[Saved entries]
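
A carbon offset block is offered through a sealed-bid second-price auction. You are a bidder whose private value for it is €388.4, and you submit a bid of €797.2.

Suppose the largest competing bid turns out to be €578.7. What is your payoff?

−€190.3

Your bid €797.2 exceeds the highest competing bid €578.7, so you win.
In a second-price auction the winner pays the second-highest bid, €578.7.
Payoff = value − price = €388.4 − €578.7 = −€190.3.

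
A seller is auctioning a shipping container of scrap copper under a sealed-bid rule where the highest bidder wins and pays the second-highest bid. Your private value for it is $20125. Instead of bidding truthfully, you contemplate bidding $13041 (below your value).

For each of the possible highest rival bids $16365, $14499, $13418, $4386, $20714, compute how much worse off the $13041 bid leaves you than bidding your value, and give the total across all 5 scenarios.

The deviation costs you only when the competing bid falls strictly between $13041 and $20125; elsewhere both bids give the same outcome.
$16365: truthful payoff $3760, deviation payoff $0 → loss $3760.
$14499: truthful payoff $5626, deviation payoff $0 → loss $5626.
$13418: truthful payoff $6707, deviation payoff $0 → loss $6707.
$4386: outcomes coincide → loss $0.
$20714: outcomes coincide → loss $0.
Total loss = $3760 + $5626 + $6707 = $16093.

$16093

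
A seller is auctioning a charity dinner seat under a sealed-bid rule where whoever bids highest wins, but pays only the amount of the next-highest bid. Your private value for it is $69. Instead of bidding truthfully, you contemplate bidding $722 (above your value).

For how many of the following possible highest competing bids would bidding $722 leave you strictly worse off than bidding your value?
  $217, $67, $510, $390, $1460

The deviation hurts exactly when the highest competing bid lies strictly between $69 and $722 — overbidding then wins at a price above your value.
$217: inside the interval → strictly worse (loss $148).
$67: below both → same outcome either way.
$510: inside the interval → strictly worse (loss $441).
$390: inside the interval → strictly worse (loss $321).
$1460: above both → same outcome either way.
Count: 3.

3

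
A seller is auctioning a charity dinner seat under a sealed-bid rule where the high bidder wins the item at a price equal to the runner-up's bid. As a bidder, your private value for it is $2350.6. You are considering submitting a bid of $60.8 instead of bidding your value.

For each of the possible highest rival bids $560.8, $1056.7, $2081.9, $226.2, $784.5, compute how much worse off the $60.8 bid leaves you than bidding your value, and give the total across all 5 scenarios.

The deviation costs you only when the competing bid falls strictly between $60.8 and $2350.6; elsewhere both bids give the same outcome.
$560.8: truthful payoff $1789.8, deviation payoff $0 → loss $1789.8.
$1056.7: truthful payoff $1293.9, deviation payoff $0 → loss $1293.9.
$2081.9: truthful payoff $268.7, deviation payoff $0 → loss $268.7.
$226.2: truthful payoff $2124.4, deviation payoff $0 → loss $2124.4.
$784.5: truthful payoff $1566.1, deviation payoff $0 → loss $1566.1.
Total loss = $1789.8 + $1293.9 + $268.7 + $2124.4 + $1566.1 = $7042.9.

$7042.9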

- Exercise goal -
Each entry above is to be duplicated exactly, with nothing left out.

- Answer for the task -
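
A carbon offset block is offered through a sealed-bid second-price auction. You are a bidder whose private value for it is €388.4, and you submit a bid of €797.2.

Suppose the largest competing bid turns out to be €578.7. What is your payoff?

−€190.3

Your bid €797.2 exceeds the highest competing bid €578.7, so you win.
In a second-price auction the winner pays the second-highest bid, €578.7.
Payoff = value − price = €388.4 − €578.7 = −€190.3.

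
A seller is auctioning a shipping container of scrap copper under a sealed-bid rule where the highest bidder wins and pays the second-highest bid. Your private value for it is $20125. Instead of bidding truthfully, you contemplate bidding $13041 (below your value).

For each of the possible highest rival bids $16365, $14499, $13418, $4386, $20714, compute how much worse off the $13041 bid leaves you than bidding your value, and give the total across all 5 scenarios.

The deviation costs you only when the competing bid falls strictly between $13041 and $20125; elsewhere both bids give the same outcome.
$16365: truthful payoff $3760, deviation payoff $0 → loss $3760.
$14499: truthful payoff $5626, deviation payoff $0 → loss $5626.
$13418: truthful payoff $6707, deviation payoff $0 → loss $6707.
$4386: outcomes coincide → loss $0.
$20714: outcomes coincide → loss $0.
Total loss = $3760 + $5626 + $6707 = $16093.

$16093

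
A seller is auctioning a charity dinner seat under a sealed-bid rule where whoever bids highest wins, but pays only the amount of the next-highest bid. Your private value for it is $69. Instead of bidding truthfully, you contemplate bidding $722 (above your value).

For how many of the following possible highest competing bids would bidding $722 leave you strictly worse off than bidding your value?
  $217, $67, $510, $390, $1460

The deviation hurts exactly when the highest competing bid lies strictly between $69 and $722 — overbidding then wins at a price above your value.
$217: inside the interval → strictly worse (loss $148).
$67: below both → same outcome either way.
$510: inside the interval → strictly worse (loss $441).
$390: inside the interval → strictly worse (loss $321).
$1460: above both → same outcome either way.
Count: 3.

3

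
A seller is auctioning a charity dinner seat under a sealed-bid rule where the high bidder wins the item at a price equal to the runner-up's bid. As a bidder, your private value for it is $2350.6. You are considering submitting a bid of $60.8 instead of bidding your value.

For each of the possible highest rival bids $560.8, $1056.7, $2081.9, $226.2, $784.5, compute how much worse off the $60.8 bid leaves you than bidding your value, and give the total across all 5 scenarios.

The deviation costs you only when the competing bid falls strictly between $60.8 and $2350.6; elsewhere both bids give the same outcome.
$560.8: truthful payoff $1789.8, deviation payoff $0 → loss $1789.8.
$1056.7: truthful payoff $1293.9, deviation payoff $0 → loss $1293.9.
$2081.9: truthful payoff $268.7, deviation payoff $0 → loss $268.7.
$226.2: truthful payoff $2124.4, deviation payoff $0 → loss $2124.4.
$784.5: truthful payoff $1566.1, deviation payoff $0 → loss $1566.1.
Total loss = $1789.8 + $1293.9 + $268.7 + $2124.4 + $1566.1 = $7042.9.

$7042.9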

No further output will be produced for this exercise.